[Stored items]
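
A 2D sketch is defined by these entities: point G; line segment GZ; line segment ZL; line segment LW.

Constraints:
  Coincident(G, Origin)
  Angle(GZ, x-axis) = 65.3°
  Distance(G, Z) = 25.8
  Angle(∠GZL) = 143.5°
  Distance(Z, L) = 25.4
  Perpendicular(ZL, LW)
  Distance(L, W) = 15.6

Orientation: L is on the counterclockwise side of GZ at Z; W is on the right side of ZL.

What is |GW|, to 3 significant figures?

55.6

G is at the origin; GZ runs at 65.3° with length 25.8, so Z = 25.8·(cos 65.3°, sin 65.3°) = (10.8, 23.4). ∠GZL = 143.5°, so ZL runs at 65.3° + (180° − 143.5°) = 102° from the x-axis; with |ZL| = 25.4, L = Z + 25.4·(cos 102°, sin 102°) = (5.59, 48.3). ZL is perpendicular to LW; with |LW| = 15.6 on the right of ZL, W = L + 15.6·(0.979, 0.204) = (20.9, 51.5). Then |GW| = |W − G| = 55.6.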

Task item — Review the preceding data and report every line that includes the string "Distance".

Worked solution —
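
  Distance(G, Z) = 25.8
  Distance(Z, L) = 25.4
  Distance(L, W) = 15.6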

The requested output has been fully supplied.